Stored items
►

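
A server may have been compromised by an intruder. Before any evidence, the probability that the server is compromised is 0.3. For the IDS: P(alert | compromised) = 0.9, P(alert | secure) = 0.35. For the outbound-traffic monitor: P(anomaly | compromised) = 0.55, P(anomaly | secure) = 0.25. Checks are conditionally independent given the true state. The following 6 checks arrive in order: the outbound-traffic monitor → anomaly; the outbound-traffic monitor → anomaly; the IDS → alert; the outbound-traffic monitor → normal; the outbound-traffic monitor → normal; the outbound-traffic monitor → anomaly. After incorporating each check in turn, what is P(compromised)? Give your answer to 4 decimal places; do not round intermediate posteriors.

0.8086

After the outbound-traffic monitor='anomaly': P(compromised) = 0.55·0.3000 / (0.55·0.3000 + 0.25·0.7000) ≈ 0.4853
After the outbound-traffic monitor='anomaly': P(compromised) = 0.55·0.4853 / (0.55·0.4853 + 0.25·0.5147) ≈ 0.6747
After the IDS='alert': P(compromised) = 0.9·0.6747 / (0.9·0.6747 + 0.35·0.3253) ≈ 0.8421
After the outbound-traffic monitor='normal': P(compromised) = 0.45·0.8421 / (0.45·0.8421 + 0.75·0.1579) ≈ 0.7619
After the outbound-traffic monitor='normal': P(compromised) = 0.45·0.7619 / (0.45·0.7619 + 0.75·0.2381) ≈ 0.6576
After the outbound-traffic monitor='anomaly': P(compromised) = 0.55·0.6576 / (0.55·0.6576 + 0.25·0.3424) ≈ 0.8086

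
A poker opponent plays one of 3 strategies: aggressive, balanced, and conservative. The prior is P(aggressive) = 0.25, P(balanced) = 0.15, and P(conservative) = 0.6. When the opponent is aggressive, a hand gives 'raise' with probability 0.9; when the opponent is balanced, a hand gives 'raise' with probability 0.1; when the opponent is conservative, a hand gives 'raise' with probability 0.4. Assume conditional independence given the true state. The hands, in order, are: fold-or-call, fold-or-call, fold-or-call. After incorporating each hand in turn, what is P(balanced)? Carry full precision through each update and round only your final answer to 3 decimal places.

After 'fold-or-call': normaliser = 0.1·0.2500 + 0.9·0.1500 + 0.6·0.6000; P(aggressive) ≈ 0.0481, P(balanced) ≈ 0.2596, P(conservative) ≈ 0.6923
After 'fold-or-call': normaliser = 0.1·0.0481 + 0.9·0.2596 + 0.6·0.6923; P(aggressive) ≈ 0.0074, P(balanced) ≈ 0.3574, P(conservative) ≈ 0.6353
After 'fold-or-call': normaliser = 0.1·0.0074 + 0.9·0.3574 + 0.6·0.6353; P(aggressive) ≈ 0.0010, P(balanced) ≈ 0.4571, P(conservative) ≈ 0.5418

0.457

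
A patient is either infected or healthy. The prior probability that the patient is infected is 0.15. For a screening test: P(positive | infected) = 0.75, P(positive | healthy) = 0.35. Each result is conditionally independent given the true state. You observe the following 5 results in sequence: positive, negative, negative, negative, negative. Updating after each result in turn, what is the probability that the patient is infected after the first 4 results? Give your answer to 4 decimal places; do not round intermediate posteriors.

0.0211

After 'positive': P(infected) = 0.75·0.1500 / (0.75·0.1500 + 0.35·0.8500) ≈ 0.2744
After 'negative': P(infected) = 0.25·0.2744 / (0.25·0.2744 + 0.65·0.7256) ≈ 0.1270
After 'negative': P(infected) = 0.25·0.1270 / (0.25·0.1270 + 0.65·0.8730) ≈ 0.0530
After 'negative': P(infected) = 0.25·0.0530 / (0.25·0.0530 + 0.65·0.9470) ≈ 0.0211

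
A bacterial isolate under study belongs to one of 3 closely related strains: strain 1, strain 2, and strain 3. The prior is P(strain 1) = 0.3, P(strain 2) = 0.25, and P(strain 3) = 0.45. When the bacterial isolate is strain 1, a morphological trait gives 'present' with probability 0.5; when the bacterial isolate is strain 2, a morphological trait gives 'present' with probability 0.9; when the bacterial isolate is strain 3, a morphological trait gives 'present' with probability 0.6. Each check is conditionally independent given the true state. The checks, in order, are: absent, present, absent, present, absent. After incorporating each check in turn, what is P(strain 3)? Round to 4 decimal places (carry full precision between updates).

Each posterior becomes the prior for the next update.
After 'absent': normaliser = 0.5·0.3000 + 0.1·0.2500 + 0.4·0.4500; P(strain 1) ≈ 0.4225, P(strain 2) ≈ 0.0704, P(strain 3) ≈ 0.5070
After 'present': normaliser = 0.5·0.4225 + 0.9·0.0704 + 0.6·0.5070; P(strain 1) ≈ 0.3650, P(strain 2) ≈ 0.1095, P(strain 3) ≈ 0.5255
After 'absent': normaliser = 0.5·0.3650 + 0.1·0.1095 + 0.4·0.5255; P(strain 1) ≈ 0.4521, P(strain 2) ≈ 0.0271, P(strain 3) ≈ 0.5208
After 'present': normaliser = 0.5·0.4521 + 0.9·0.0271 + 0.6·0.5208; P(strain 1) ≈ 0.4015, P(strain 2) ≈ 0.0434, P(strain 3) ≈ 0.5551
After 'absent': normaliser = 0.5·0.4015 + 0.1·0.0434 + 0.4·0.5551; P(strain 1) ≈ 0.4700, P(strain 2) ≈ 0.0102, P(strain 3) ≈ 0.5198

0.5198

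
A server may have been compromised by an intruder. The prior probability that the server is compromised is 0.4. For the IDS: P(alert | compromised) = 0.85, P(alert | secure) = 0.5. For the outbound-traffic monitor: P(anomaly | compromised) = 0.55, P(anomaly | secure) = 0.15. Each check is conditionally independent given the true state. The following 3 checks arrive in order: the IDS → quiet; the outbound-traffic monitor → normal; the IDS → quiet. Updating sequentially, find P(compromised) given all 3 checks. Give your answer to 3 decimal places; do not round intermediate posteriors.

0.031

After the IDS='quiet': P(compromised) = 0.15·0.4000 / (0.15·0.4000 + 0.5·0.6000) ≈ 0.1667
After the outbound-traffic monitor='normal': P(compromised) = 0.45·0.1667 / (0.45·0.1667 + 0.85·0.8333) ≈ 0.0957
After the IDS='quiet': P(compromised) = 0.15·0.0957 / (0.15·0.0957 + 0.5·0.9043) ≈ 0.0308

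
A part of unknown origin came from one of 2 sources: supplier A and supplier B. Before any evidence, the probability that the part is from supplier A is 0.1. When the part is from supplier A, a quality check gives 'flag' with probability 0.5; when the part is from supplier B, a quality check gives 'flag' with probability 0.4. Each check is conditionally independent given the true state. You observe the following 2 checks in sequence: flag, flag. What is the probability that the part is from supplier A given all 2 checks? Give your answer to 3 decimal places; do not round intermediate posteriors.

0.148

After 'flag': P(supplier A) = 0.5·0.1000 / (0.5·0.1000 + 0.4·0.9000) ≈ 0.1220
After 'flag': P(supplier A) = 0.5·0.1220 / (0.5·0.1220 + 0.4·0.8780) ≈ 0.1479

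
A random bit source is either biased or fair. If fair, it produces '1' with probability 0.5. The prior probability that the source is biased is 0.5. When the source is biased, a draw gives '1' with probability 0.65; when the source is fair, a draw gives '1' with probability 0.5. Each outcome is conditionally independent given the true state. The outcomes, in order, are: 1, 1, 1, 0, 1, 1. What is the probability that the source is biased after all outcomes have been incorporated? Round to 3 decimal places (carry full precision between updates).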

◄

[Task item]:
Transcribe every record. Match each line exactly.

[Problem solution]:
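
A server may have been compromised by an intruder. Before any evidence, the probability that the server is compromised is 0.3. For the IDS: P(alert | compromised) = 0.9, P(alert | secure) = 0.35. For the outbound-traffic monitor: P(anomaly | compromised) = 0.55, P(anomaly | secure) = 0.25. Checks are conditionally independent given the true state. The following 6 checks arrive in order: the outbound-traffic monitor → anomaly; the outbound-traffic monitor → anomaly; the IDS → alert; the outbound-traffic monitor → normal; the outbound-traffic monitor → normal; the outbound-traffic monitor → anomaly. After incorporating each check in turn, what is P(compromised)? Give your answer to 4 decimal places; do not round intermediate posteriors.

0.8086

After the outbound-traffic monitor='anomaly': P(compromised) = 0.55·0.3000 / (0.55·0.3000 + 0.25·0.7000) ≈ 0.4853
After the outbound-traffic monitor='anomaly': P(compromised) = 0.55·0.4853 / (0.55·0.4853 + 0.25·0.5147) ≈ 0.6747
After the IDS='alert': P(compromised) = 0.9·0.6747 / (0.9·0.6747 + 0.35·0.3253) ≈ 0.8421
After the outbound-traffic monitor='normal': P(compromised) = 0.45·0.8421 / (0.45·0.8421 + 0.75·0.1579) ≈ 0.7619
After the outbound-traffic monitor='normal': P(compromised) = 0.45·0.7619 / (0.45·0.7619 + 0.75·0.2381) ≈ 0.6576
After the outbound-traffic monitor='anomaly': P(compromised) = 0.55·0.6576 / (0.55·0.6576 + 0.25·0.3424) ≈ 0.8086

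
A poker opponent plays one of 3 strategies: aggressive, balanced, and conservative. The prior is P(aggressive) = 0.25, P(balanced) = 0.15, and P(conservative) = 0.6. When the opponent is aggressive, a hand gives 'raise' with probability 0.9; when the opponent is balanced, a hand gives 'raise' with probability 0.1; when the opponent is conservative, a hand gives 'raise' with probability 0.4. Assume conditional independence given the true state. The hands, in order, are: fold-or-call, fold-or-call, fold-or-call. After incorporating each hand in turn, what is P(balanced)? Carry full precision through each update and round only your final answer to 3 decimal places.

After 'fold-or-call': normaliser = 0.1·0.2500 + 0.9·0.1500 + 0.6·0.6000; P(aggressive) ≈ 0.0481, P(balanced) ≈ 0.2596, P(conservative) ≈ 0.6923
After 'fold-or-call': normaliser = 0.1·0.0481 + 0.9·0.2596 + 0.6·0.6923; P(aggressive) ≈ 0.0074, P(balanced) ≈ 0.3574, P(conservative) ≈ 0.6353
After 'fold-or-call': normaliser = 0.1·0.0074 + 0.9·0.3574 + 0.6·0.6353; P(aggressive) ≈ 0.0010, P(balanced) ≈ 0.4571, P(conservative) ≈ 0.5418

0.457

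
A patient is either infected or healthy. The prior probability that the patient is infected is 0.15. For a screening test: P(positive | infected) = 0.75, P(positive | healthy) = 0.35. Each result is conditionally independent given the true state. You observe the following 5 results in sequence: positive, negative, negative, negative, negative. Updating after each result in turn, what is the probability that the patient is infected after the first 4 results? Give your answer to 4 decimal places; do not round intermediate posteriors.

0.0211

After 'positive': P(infected) = 0.75·0.1500 / (0.75·0.1500 + 0.35·0.8500) ≈ 0.2744
After 'negative': P(infected) = 0.25·0.2744 / (0.25·0.2744 + 0.65·0.7256) ≈ 0.1270
After 'negative': P(infected) = 0.25·0.1270 / (0.25·0.1270 + 0.65·0.8730) ≈ 0.0530
After 'negative': P(infected) = 0.25·0.0530 / (0.25·0.0530 + 0.65·0.9470) ≈ 0.0211

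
A bacterial isolate under study belongs to one of 3 closely related strains: strain 1, strain 2, and strain 3. The prior is P(strain 1) = 0.3, P(strain 2) = 0.25, and P(strain 3) = 0.45. When the bacterial isolate is strain 1, a morphological trait gives 'present' with probability 0.5; when the bacterial isolate is strain 2, a morphological trait gives 'present' with probability 0.9; when the bacterial isolate is strain 3, a morphological trait gives 'present' with probability 0.6. Each check is conditionally independent given the true state. The checks, in order, are: absent, present, absent, present, absent. After incorporating each check in turn, what is P(strain 3)? Round to 4 decimal places (carry full precision between updates).

Each posterior becomes the prior for the next update.
After 'absent': normaliser = 0.5·0.3000 + 0.1·0.2500 + 0.4·0.4500; P(strain 1) ≈ 0.4225, P(strain 2) ≈ 0.0704, P(strain 3) ≈ 0.5070
After 'present': normaliser = 0.5·0.4225 + 0.9·0.0704 + 0.6·0.5070; P(strain 1) ≈ 0.3650, P(strain 2) ≈ 0.1095, P(strain 3) ≈ 0.5255
After 'absent': normaliser = 0.5·0.3650 + 0.1·0.1095 + 0.4·0.5255; P(strain 1) ≈ 0.4521, P(strain 2) ≈ 0.0271, P(strain 3) ≈ 0.5208
After 'present': normaliser = 0.5·0.4521 + 0.9·0.0271 + 0.6·0.5208; P(strain 1) ≈ 0.4015, P(strain 2) ≈ 0.0434, P(strain 3) ≈ 0.5551
After 'absent': normaliser = 0.5·0.4015 + 0.1·0.0434 + 0.4·0.5551; P(strain 1) ≈ 0.4700, P(strain 2) ≈ 0.0102, P(strain 3) ≈ 0.5198

0.5198

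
A server may have been compromised by an intruder. The prior probability that the server is compromised is 0.4. For the IDS: P(alert | compromised) = 0.85, P(alert | secure) = 0.5. For the outbound-traffic monitor: P(anomaly | compromised) = 0.55, P(anomaly | secure) = 0.15. Each check is conditionally independent given the true state. The following 3 checks arrive in order: the IDS → quiet; the outbound-traffic monitor → normal; the IDS → quiet. Updating sequentially, find P(compromised) given all 3 checks. Give your answer to 3 decimal places; do not round intermediate posteriors.

0.031

After the IDS='quiet': P(compromised) = 0.15·0.4000 / (0.15·0.4000 + 0.5·0.6000) ≈ 0.1667
After the outbound-traffic monitor='normal': P(compromised) = 0.45·0.1667 / (0.45·0.1667 + 0.85·0.8333) ≈ 0.0957
After the IDS='quiet': P(compromised) = 0.15·0.0957 / (0.15·0.0957 + 0.5·0.9043) ≈ 0.0308

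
A part of unknown origin came from one of 2 sources: supplier A and supplier B. Before any evidence, the probability that the part is from supplier A is 0.1. When the part is from supplier A, a quality check gives 'flag' with probability 0.5; when the part is from supplier B, a quality check gives 'flag' with probability 0.4. Each check is conditionally independent given the true state. You observe the following 2 checks in sequence: flag, flag. What is the probability that the part is from supplier A given all 2 checks? Give your answer to 3 decimal places; do not round intermediate posteriors.

0.148

After 'flag': P(supplier A) = 0.5·0.1000 / (0.5·0.1000 + 0.4·0.9000) ≈ 0.1220
After 'flag': P(supplier A) = 0.5·0.1220 / (0.5·0.1220 + 0.4·0.8780) ≈ 0.1479

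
A random bit source is either biased or fair. If fair, it produces '1' with probability 0.5. The prior probability that the source is biased is 0.5. When the source is biased, a draw gives '1' with probability 0.65; when the source is fair, a draw gives '1' with probability 0.5. Each outcome is conditionally independent given the true state. The outcomes, in order, are: 1, 1, 1, 0, 1, 1. What is the probability that the source is biased after all outcomes have been incorporated? Round to 3 decimal places (carry full precision between updates).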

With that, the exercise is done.